● Exercise description: Given the material below, return only the lines starting at the line with "981, 1528, 2249, 3168, 4309" and ending at the line with "g(0) = 157, g(1)", exactly as they appear.

● Entries provided:
===============

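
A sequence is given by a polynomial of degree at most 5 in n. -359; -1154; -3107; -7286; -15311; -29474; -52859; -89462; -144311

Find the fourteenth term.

-955586

First differences: -795, -1953, -4179, -8025, -14163, -23385, -36603, -54849
Second differences: -1158, -2226, -3846, -6138, -9222, -13218, -18246
Third differences: -1068, -1620, -2292, -3084, -3996, -5028
Fourth differences: -552, -672, -792, -912, -1032
Fifth differences: -120, -120, -120, -120
The fifth differences are constant (-120).
-1032 − 120 = -1152;  -5028 − 1152 = -6180;  -18246 − 6180 = -24426;  -54849 − 24426 = -79275;  -144311 − 79275 = -223586
-1152 − 120 = -1272;  -6180 − 1272 = -7452;  -24426 − 7452 = -31878;  -79275 − 31878 = -111153;  -223586 − 111153 = -334739
-1272 − 120 = -1392;  -7452 − 1392 = -8844;  -31878 − 8844 = -40722;  -111153 − 40722 = -151875;  -334739 − 151875 = -486614
-1392 − 120 = -1512;  -8844 − 1512 = -10356;  -40722 − 10356 = -51078;  -151875 − 51078 = -202953;  -486614 − 202953 = -689567
-1512 − 120 = -1632;  -10356 − 1632 = -11988;  -51078 − 11988 = -63066;  -202953 − 63066 = -266019;  -689567 − 266019 = -955586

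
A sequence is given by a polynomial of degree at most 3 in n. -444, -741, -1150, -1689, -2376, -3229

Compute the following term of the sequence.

D1: -297  -409  -539  -687  -853
D2: -112  -130  -148  -166
D3: -18  -18  -18
The third differences are constant (-18).
-166 − 18 = -184;  -853 − 184 = -1037;  -3229 − 1037 = -4266

-4266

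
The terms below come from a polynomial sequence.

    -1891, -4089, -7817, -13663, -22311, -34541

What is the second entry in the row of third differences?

-684

First differences: -2198, -3728, -5846, -8648, -12230
Second differences: -1530, -2118, -2802, -3582
Third differences: -588, -684, -780
Fourth differences: -96, -96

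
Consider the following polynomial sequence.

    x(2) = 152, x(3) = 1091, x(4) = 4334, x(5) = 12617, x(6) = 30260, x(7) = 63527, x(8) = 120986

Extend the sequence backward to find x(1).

5

First differences: 939  3243  8283  17643  33267  57459
Second differences: 2304  5040  9360  15624  24192
Third differences: 2736  4320  6264  8568
Fourth differences: 1584  1944  2304
Fifth differences: 360  360
The fifth differences are constant at 360.
Work back: 1584 − 360 = 1224;  2736 − 1224 = 1512;  2304 − 1512 = 792;  939 − 792 = 147;  152 − 147 = 5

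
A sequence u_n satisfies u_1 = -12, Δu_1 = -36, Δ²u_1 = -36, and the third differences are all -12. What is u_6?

-672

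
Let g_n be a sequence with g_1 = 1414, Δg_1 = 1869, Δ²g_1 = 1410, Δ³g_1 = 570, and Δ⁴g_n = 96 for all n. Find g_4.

11821

Build the table forward from the leading diagonal:
Fourth differences: 96, 96, 96, 96
Third differences: 570, 666, 762, 858
Second differences: 1410, 1980, 2646, 3408
First differences: 1869, 3279, 5259, 7905
g: 1414, 3283, 6562, 11821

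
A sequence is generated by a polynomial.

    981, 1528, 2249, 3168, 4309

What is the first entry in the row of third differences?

24

Δ: 547, 721, 919, 1141
Δ²: 174, 198, 222
Δ³: 24, 24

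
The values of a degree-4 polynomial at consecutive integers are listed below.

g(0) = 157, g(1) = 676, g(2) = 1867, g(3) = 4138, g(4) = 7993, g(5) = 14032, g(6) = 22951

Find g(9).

D1: 519, 1191, 2271, 3855, 6039, 8919
D2: 672, 1080, 1584, 2184, 2880
D3: 408, 504, 600, 696
D4: 96, 96, 96
Fourth differences constant at 96.
696 + 96 = 792;  2880 + 792 = 3672;  8919 + 3672 = 12591;  22951 + 12591 = 35542
792 + 96 = 888;  3672 + 888 = 4560;  12591 + 4560 = 17151;  35542 + 17151 = 52693
888 + 96 = 984;  4560 + 984 = 5544;  17151 + 5544 = 22695;  52693 + 22695 = 75388

75388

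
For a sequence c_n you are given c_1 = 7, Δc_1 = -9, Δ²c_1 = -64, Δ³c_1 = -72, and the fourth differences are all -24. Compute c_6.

-1518

Build the table forward from the leading diagonal:
Fourth differences: -24, -24, -24, -24, -24, -24
Third differences: -72, -96, -120, -144, -168, -192
Second differences: -64, -136, -232, -352, -496, -664
First differences: -9, -73, -209, -441, -793, -1289
c: 7, -2, -75, -284, -725, -1518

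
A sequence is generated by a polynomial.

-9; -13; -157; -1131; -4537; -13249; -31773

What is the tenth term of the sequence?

-223317

-4, -144, -974, -3406, -8712, -18524
-140, -830, -2432, -5306, -9812
-690, -1602, -2874, -4506
-912, -1272, -1632
-360, -360
The fifth differences are constant (-360).
-1632 − 360 = -1992;  -4506 − 1992 = -6498;  -9812 − 6498 = -16310;  -18524 − 16310 = -34834;  -31773 − 34834 = -66607
-1992 − 360 = -2352;  -6498 − 2352 = -8850;  -16310 − 8850 = -25160;  -34834 − 25160 = -59994;  -66607 − 59994 = -126601
-2352 − 360 = -2712;  -8850 − 2712 = -11562;  -25160 − 11562 = -36722;  -59994 − 36722 = -96716;  -126601 − 96716 = -223317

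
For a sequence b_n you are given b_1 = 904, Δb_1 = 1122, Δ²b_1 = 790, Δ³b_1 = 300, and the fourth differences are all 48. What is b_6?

17654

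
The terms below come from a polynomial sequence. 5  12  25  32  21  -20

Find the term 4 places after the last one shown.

7, 13, 7, -11, -41
6, -6, -18, -30
-12, -12, -12
The third differences are constant (-12).
-30 − 12 = -42;  -41 − 42 = -83;  -20 − 83 = -103
-42 − 12 = -54;  -83 − 54 = -137;  -103 − 137 = -240
-54 − 12 = -66;  -137 − 66 = -203;  -240 − 203 = -443
-66 − 12 = -78;  -203 − 78 = -281;  -443 − 281 = -724

-724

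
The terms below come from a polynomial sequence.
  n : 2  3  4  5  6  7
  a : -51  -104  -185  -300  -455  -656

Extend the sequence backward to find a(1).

-20

First differences: -53  -81  -115  -155  -201
Second differences: -28  -34  -40  -46
Third differences: -6  -6  -6
The third differences are constant at -6.
Work back: -28 + 6 = -22;  -53 + 22 = -31;  -51 + 31 = -20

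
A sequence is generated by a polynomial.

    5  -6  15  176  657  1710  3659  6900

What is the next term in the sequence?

-11 , 21 , 161 , 481 , 1053 , 1949 , 3241
32 , 140 , 320 , 572 , 896 , 1292
108 , 180 , 252 , 324 , 396
72 , 72 , 72 , 72
Constant fourth difference = 72, so extend:
396 + 72 = 468;  1292 + 468 = 1760;  3241 + 1760 = 5001;  6900 + 5001 = 11901

11901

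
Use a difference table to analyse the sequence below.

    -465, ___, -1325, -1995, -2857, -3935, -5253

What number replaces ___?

-823

Using the last 5 terms:
Δ: -670  -862  -1078  -1318
Δ²: -192  -216  -240
Δ³: -24  -24
Constant third difference = -24.
Extend backward: -192 + 24 = -168;  -670 + 168 = -502;  -1325 + 502 = -823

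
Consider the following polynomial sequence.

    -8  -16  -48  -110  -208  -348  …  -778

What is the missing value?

-536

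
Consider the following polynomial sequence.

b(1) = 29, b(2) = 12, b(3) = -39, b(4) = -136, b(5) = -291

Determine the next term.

Δ: -17, -51, -97, -155
Δ²: -34, -46, -58
Δ³: -12, -12
Constant third difference = -12, so extend:
-58 − 12 = -70;  -155 − 70 = -225;  -291 − 225 = -516

-516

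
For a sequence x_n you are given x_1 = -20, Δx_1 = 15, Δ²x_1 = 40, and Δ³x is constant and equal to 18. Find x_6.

635

Build the table forward from the leading diagonal:
Δ³: 18, 18, 18, 18, 18, 18
Δ²: 40, 58, 76, 94, 112, 130
Δ: 15, 55, 113, 189, 283, 395
x: -20, -5, 50, 163, 352, 635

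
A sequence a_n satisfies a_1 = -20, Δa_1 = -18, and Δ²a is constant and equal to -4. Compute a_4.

Build the table forward from the leading diagonal:
D2: -4, -4, -4, -4
D1: -18, -22, -26, -30
a: -20, -38, -60, -86

-86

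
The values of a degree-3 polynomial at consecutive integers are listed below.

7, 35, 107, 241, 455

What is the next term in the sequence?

D1: 28 , 72 , 134 , 214
D2: 44 , 62 , 80
D3: 18 , 18
Constant third difference = 18, so extend:
80 + 18 = 98;  214 + 98 = 312;  455 + 312 = 767

767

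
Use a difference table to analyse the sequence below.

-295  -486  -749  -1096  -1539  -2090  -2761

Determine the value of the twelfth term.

-8336

Δ: -191 , -263 , -347 , -443 , -551 , -671
Δ²: -72 , -84 , -96 , -108 , -120
Δ³: -12 , -12 , -12 , -12
Constant third difference = -12, so extend:
-120 − 12 = -132;  -671 − 132 = -803;  -2761 − 803 = -3564
-132 − 12 = -144;  -803 − 144 = -947;  -3564 − 947 = -4511
-144 − 12 = -156;  -947 − 156 = -1103;  -4511 − 1103 = -5614
-156 − 12 = -168;  -1103 − 168 = -1271;  -5614 − 1271 = -6885
-168 − 12 = -180;  -1271 − 180 = -1451;  -6885 − 1451 = -8336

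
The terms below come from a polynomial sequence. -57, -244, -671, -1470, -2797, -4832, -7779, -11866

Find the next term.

-187, -427, -799, -1327, -2035, -2947, -4087
-240, -372, -528, -708, -912, -1140
-132, -156, -180, -204, -228
-24, -24, -24, -24
Constant fourth difference = -24, so extend:
-228 − 24 = -252;  -1140 − 252 = -1392;  -4087 − 1392 = -5479;  -11866 − 5479 = -17345

-17345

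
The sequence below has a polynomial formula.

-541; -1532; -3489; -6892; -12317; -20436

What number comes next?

-32017

First differences: -991 , -1957 , -3403 , -5425 , -8119
Second differences: -966 , -1446 , -2022 , -2694
Third differences: -480 , -576 , -672
Fourth differences: -96 , -96
Fourth differences constant at -96.
-672 − 96 = -768;  -2694 − 768 = -3462;  -8119 − 3462 = -11581;  -20436 − 11581 = -32017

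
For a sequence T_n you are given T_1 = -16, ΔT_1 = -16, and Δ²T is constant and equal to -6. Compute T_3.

Build the table forward from the leading diagonal:
Δ²: -6  -6  -6
Δ: -16  -22  -28
T: -16  -32  -54

-54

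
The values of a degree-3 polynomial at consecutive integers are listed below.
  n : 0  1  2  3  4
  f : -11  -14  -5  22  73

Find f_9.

D1: -3 , 9 , 27 , 51
D2: 12 , 18 , 24
D3: 6 , 6
Constant third difference = 6, so extend:
24 + 6 = 30;  51 + 30 = 81;  73 + 81 = 154
30 + 6 = 36;  81 + 36 = 117;  154 + 117 = 271
36 + 6 = 42;  117 + 42 = 159;  271 + 159 = 430
42 + 6 = 48;  159 + 48 = 207;  430 + 207 = 637
48 + 6 = 54;  207 + 54 = 261;  637 + 261 = 898

898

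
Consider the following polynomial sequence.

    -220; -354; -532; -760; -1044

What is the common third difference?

D1: -134, -178, -228, -284
D2: -44, -50, -56
D3: -6, -6

-6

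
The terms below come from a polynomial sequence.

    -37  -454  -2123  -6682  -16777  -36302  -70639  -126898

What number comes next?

-214157

First differences: -417  -1669  -4559  -10095  -19525  -34337  -56259
Second differences: -1252  -2890  -5536  -9430  -14812  -21922
Third differences: -1638  -2646  -3894  -5382  -7110
Fourth differences: -1008  -1248  -1488  -1728
Fifth differences: -240  -240  -240
The fifth differences are constant (-240).
-1728 − 240 = -1968;  -7110 − 1968 = -9078;  -21922 − 9078 = -31000;  -56259 − 31000 = -87259;  -126898 − 87259 = -214157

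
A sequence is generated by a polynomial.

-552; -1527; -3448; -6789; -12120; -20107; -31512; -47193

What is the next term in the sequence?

First differences: -975  -1921  -3341  -5331  -7987  -11405  -15681
Second differences: -946  -1420  -1990  -2656  -3418  -4276
Third differences: -474  -570  -666  -762  -858
Fourth differences: -96  -96  -96  -96
The fourth differences are constant (-96).
-858 − 96 = -954;  -4276 − 954 = -5230;  -15681 − 5230 = -20911;  -47193 − 20911 = -68104

-68104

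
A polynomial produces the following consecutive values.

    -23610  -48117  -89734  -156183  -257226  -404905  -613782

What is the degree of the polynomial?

Δ: -24507, -41617, -66449, -101043, -147679, -208877
Δ²: -17110, -24832, -34594, -46636, -61198
Δ³: -7722, -9762, -12042, -14562
Δ⁴: -2040, -2280, -2520
Δ⁵: -240, -240
The fifth differences are constant, so the polynomial has degree 5.

5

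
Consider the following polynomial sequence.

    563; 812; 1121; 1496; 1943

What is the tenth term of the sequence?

Δ: 249, 309, 375, 447
Δ²: 60, 66, 72
Δ³: 6, 6
The third differences are constant (6).
72 + 6 = 78;  447 + 78 = 525;  1943 + 525 = 2468
78 + 6 = 84;  525 + 84 = 609;  2468 + 609 = 3077
84 + 6 = 90;  609 + 90 = 699;  3077 + 699 = 3776
90 + 6 = 96;  699 + 96 = 795;  3776 + 795 = 4571
96 + 6 = 102;  795 + 102 = 897;  4571 + 897 = 5468

5468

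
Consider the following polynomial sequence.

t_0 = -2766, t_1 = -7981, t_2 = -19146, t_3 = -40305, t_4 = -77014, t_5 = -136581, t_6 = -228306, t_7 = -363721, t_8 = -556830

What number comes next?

-824349

First differences: -5215 , -11165 , -21159 , -36709 , -59567 , -91725 , -135415 , -193109
Second differences: -5950 , -9994 , -15550 , -22858 , -32158 , -43690 , -57694
Third differences: -4044 , -5556 , -7308 , -9300 , -11532 , -14004
Fourth differences: -1512 , -1752 , -1992 , -2232 , -2472
Fifth differences: -240 , -240 , -240 , -240
Constant fifth difference = -240, so extend:
-2472 − 240 = -2712;  -14004 − 2712 = -16716;  -57694 − 16716 = -74410;  -193109 − 74410 = -267519;  -556830 − 267519 = -824349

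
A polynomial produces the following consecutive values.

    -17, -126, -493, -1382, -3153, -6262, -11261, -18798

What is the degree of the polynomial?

First differences: -109, -367, -889, -1771, -3109, -4999, -7537
Second differences: -258, -522, -882, -1338, -1890, -2538
Third differences: -264, -360, -456, -552, -648
Fourth differences: -96, -96, -96, -96
The fourth differences are constant, so the polynomial has degree 4.

4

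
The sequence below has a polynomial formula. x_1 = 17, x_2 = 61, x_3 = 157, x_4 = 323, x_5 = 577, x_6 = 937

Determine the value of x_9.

44  96  166  254  360
52  70  88  106
18  18  18
Third differences constant at 18.
106 + 18 = 124;  360 + 124 = 484;  937 + 484 = 1421
124 + 18 = 142;  484 + 142 = 626;  1421 + 626 = 2047
142 + 18 = 160;  626 + 160 = 786;  2047 + 786 = 2833

2833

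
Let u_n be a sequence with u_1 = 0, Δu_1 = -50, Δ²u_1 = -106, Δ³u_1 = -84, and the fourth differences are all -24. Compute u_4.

-552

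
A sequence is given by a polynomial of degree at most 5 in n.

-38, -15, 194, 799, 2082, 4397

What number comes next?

8170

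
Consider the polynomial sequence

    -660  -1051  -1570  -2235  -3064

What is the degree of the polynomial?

Δ: -391, -519, -665, -829
Δ²: -128, -146, -164
Δ³: -18, -18
The third differences are constant, so the polynomial has degree 3.

3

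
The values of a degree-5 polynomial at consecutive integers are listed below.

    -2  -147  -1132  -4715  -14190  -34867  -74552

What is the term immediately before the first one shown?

Δ: -145  -985  -3583  -9475  -20677  -39685
Δ²: -840  -2598  -5892  -11202  -19008
Δ³: -1758  -3294  -5310  -7806
Δ⁴: -1536  -2016  -2496
Δ⁵: -480  -480
The fifth differences are constant at -480.
Work back: -1536 + 480 = -1056;  -1758 + 1056 = -702;  -840 + 702 = -138;  -145 + 138 = -7;  -2 + 7 = 5

5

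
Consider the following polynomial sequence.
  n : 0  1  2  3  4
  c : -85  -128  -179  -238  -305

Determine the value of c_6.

-463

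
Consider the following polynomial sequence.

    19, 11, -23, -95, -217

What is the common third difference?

First differences: -8, -34, -72, -122
Second differences: -26, -38, -50
Third differences: -12, -12

-12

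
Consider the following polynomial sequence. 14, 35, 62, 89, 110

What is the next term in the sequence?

119

D1: 21 , 27 , 27 , 21
D2: 6 , 0 , -6
D3: -6 , -6
The third differences are constant (-6).
-6 − 6 = -12;  21 − 12 = 9;  110 + 9 = 119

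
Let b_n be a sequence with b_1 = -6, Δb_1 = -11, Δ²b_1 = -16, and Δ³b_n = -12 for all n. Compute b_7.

Build the table forward from the leading diagonal:
D3: -12, -12, -12, -12, -12, -12, -12
D2: -16, -28, -40, -52, -64, -76, -88
D1: -11, -27, -55, -95, -147, -211, -287
b: -6, -17, -44, -99, -194, -341, -552

-552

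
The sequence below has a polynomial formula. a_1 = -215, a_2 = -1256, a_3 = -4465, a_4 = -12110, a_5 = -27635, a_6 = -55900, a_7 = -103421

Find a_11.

-687785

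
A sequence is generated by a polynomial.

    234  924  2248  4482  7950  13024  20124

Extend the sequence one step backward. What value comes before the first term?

-50

Δ: 690, 1324, 2234, 3468, 5074, 7100
Δ²: 634, 910, 1234, 1606, 2026
Δ³: 276, 324, 372, 420
Δ⁴: 48, 48, 48
The fourth differences are constant at 48.
Work back: 276 − 48 = 228;  634 − 228 = 406;  690 − 406 = 284;  234 − 284 = -50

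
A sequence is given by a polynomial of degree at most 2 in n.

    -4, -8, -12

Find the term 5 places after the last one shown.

-32

D1: -4  -4
First differences constant at -4.
-12 − 4 = -16
-16 − 4 = -20
-20 − 4 = -24
-24 − 4 = -28
-28 − 4 = -32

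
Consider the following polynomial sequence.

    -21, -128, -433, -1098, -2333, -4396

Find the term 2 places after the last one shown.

First differences: -107  -305  -665  -1235  -2063
Second differences: -198  -360  -570  -828
Third differences: -162  -210  -258
Fourth differences: -48  -48
Fourth differences constant at -48.
-258 − 48 = -306;  -828 − 306 = -1134;  -2063 − 1134 = -3197;  -4396 − 3197 = -7593
-306 − 48 = -354;  -1134 − 354 = -1488;  -3197 − 1488 = -4685;  -7593 − 4685 = -12278

-12278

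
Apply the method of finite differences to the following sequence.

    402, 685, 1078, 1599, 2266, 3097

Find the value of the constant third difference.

D1: 283, 393, 521, 667, 831
D2: 110, 128, 146, 164
D3: 18, 18, 18

18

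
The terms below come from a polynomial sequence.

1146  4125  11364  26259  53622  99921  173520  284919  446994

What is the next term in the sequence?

675237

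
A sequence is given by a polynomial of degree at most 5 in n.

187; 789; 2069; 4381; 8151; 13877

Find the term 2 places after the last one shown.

33549

First differences: 602, 1280, 2312, 3770, 5726
Second differences: 678, 1032, 1458, 1956
Third differences: 354, 426, 498
Fourth differences: 72, 72
Constant fourth difference = 72, so extend:
498 + 72 = 570;  1956 + 570 = 2526;  5726 + 2526 = 8252;  13877 + 8252 = 22129
570 + 72 = 642;  2526 + 642 = 3168;  8252 + 3168 = 11420;  22129 + 11420 = 33549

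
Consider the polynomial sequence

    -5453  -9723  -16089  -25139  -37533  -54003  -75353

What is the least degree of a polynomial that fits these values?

-4270, -6366, -9050, -12394, -16470, -21350
-2096, -2684, -3344, -4076, -4880
-588, -660, -732, -804
-72, -72, -72
The fourth differences are constant, so the polynomial has degree 4.

4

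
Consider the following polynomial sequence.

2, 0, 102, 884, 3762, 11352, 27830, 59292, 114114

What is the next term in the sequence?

Δ: -2 , 102 , 782 , 2878 , 7590 , 16478 , 31462 , 54822
Δ²: 104 , 680 , 2096 , 4712 , 8888 , 14984 , 23360
Δ³: 576 , 1416 , 2616 , 4176 , 6096 , 8376
Δ⁴: 840 , 1200 , 1560 , 1920 , 2280
Δ⁵: 360 , 360 , 360 , 360
Constant fifth difference = 360, so extend:
2280 + 360 = 2640;  8376 + 2640 = 11016;  23360 + 11016 = 34376;  54822 + 34376 = 89198;  114114 + 89198 = 203312

203312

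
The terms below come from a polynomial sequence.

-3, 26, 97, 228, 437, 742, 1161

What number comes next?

First differences: 29  71  131  209  305  419
Second differences: 42  60  78  96  114
Third differences: 18  18  18  18
Third differences constant at 18.
114 + 18 = 132;  419 + 132 = 551;  1161 + 551 = 1712

1712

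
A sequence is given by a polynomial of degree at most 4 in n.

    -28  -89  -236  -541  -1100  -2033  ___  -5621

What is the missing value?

-3484

Using the first 6 terms:
First differences: -61  -147  -305  -559  -933
Second differences: -86  -158  -254  -374
Third differences: -72  -96  -120
Fourth differences: -24  -24
Constant fourth difference = -24.
Extend forward: -120 − 24 = -144;  -374 − 144 = -518;  -933 − 518 = -1451;  -2033 − 1451 = -3484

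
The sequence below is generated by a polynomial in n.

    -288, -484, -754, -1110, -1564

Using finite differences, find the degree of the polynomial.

Δ: -196, -270, -356, -454
Δ²: -74, -86, -98
Δ³: -12, -12
The third differences are constant, so the polynomial has degree 3.

3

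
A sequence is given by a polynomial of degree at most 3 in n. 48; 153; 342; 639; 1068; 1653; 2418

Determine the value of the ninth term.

Δ: 105, 189, 297, 429, 585, 765
Δ²: 84, 108, 132, 156, 180
Δ³: 24, 24, 24, 24
Third differences constant at 24.
180 + 24 = 204;  765 + 204 = 969;  2418 + 969 = 3387
204 + 24 = 228;  969 + 228 = 1197;  3387 + 1197 = 4584

4584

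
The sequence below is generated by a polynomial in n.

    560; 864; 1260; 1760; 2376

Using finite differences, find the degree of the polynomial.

3

First differences: 304, 396, 500, 616
Second differences: 92, 104, 116
Third differences: 12, 12
The third differences are constant, so the polynomial has degree 3.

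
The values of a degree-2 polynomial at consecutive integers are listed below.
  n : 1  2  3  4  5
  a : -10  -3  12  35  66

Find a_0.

-9

Δ: 7, 15, 23, 31
Δ²: 8, 8, 8
The second differences are constant at 8.
Work back: 7 − 8 = -1;  -10 + 1 = -9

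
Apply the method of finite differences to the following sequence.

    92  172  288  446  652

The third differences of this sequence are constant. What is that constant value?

Δ: 80, 116, 158, 206
Δ²: 36, 42, 48
Δ³: 6, 6

6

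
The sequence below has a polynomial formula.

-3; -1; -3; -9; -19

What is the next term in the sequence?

Δ: 2, -2, -6, -10
Δ²: -4, -4, -4
The second differences are constant (-4).
-10 − 4 = -14;  -19 − 14 = -33

-33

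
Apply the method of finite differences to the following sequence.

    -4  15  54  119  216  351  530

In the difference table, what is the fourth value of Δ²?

38

First differences: 19, 39, 65, 97, 135, 179
Second differences: 20, 26, 32, 38, 44
Third differences: 6, 6, 6, 6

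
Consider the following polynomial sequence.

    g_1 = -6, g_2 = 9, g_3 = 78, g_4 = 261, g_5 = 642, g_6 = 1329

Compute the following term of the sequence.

Δ: 15, 69, 183, 381, 687
Δ²: 54, 114, 198, 306
Δ³: 60, 84, 108
Δ⁴: 24, 24
Constant fourth difference = 24, so extend:
108 + 24 = 132;  306 + 132 = 438;  687 + 438 = 1125;  1329 + 1125 = 2454

2454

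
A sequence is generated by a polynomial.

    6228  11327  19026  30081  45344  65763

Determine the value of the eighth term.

5099, 7699, 11055, 15263, 20419
2600, 3356, 4208, 5156
756, 852, 948
96, 96
The fourth differences are constant (96).
948 + 96 = 1044;  5156 + 1044 = 6200;  20419 + 6200 = 26619;  65763 + 26619 = 92382
1044 + 96 = 1140;  6200 + 1140 = 7340;  26619 + 7340 = 33959;  92382 + 33959 = 126341

126341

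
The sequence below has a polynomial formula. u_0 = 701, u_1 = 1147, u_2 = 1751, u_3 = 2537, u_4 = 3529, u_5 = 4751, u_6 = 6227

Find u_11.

18257

First differences: 446, 604, 786, 992, 1222, 1476
Second differences: 158, 182, 206, 230, 254
Third differences: 24, 24, 24, 24
Third differences constant at 24.
254 + 24 = 278;  1476 + 278 = 1754;  6227 + 1754 = 7981
278 + 24 = 302;  1754 + 302 = 2056;  7981 + 2056 = 10037
302 + 24 = 326;  2056 + 326 = 2382;  10037 + 2382 = 12419
326 + 24 = 350;  2382 + 350 = 2732;  12419 + 2732 = 15151
350 + 24 = 374;  2732 + 374 = 3106;  15151 + 3106 = 18257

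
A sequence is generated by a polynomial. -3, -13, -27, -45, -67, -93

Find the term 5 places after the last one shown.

Δ: -10  -14  -18  -22  -26
Δ²: -4  -4  -4  -4
Constant second difference = -4, so extend:
-26 − 4 = -30;  -93 − 30 = -123
-30 − 4 = -34;  -123 − 34 = -157
-34 − 4 = -38;  -157 − 38 = -195
-38 − 4 = -42;  -195 − 42 = -237
-42 − 4 = -46;  -237 − 46 = -283

-283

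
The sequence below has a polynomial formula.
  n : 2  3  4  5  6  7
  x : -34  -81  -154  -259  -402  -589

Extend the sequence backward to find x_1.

-7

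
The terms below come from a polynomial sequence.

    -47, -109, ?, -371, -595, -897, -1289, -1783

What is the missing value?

-213

Using the last 5 terms:
-224  -302  -392  -494
-78  -90  -102
-12  -12
Constant third difference = -12.
Extend backward: -78 + 12 = -66;  -224 + 66 = -158;  -371 + 158 = -213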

===============

● Written answer:
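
    981, 1528, 2249, 3168, 4309

What is the first entry in the row of third differences?

24

Δ: 547, 721, 919, 1141
Δ²: 174, 198, 222
Δ³: 24, 24

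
The values of a degree-4 polynomial at consecutive integers are listed below.

g(0) = 157, g(1) = 676, g(2) = 1867, g(3) = 4138, g(4) = 7993, g(5) = 14032, g(6) = 22951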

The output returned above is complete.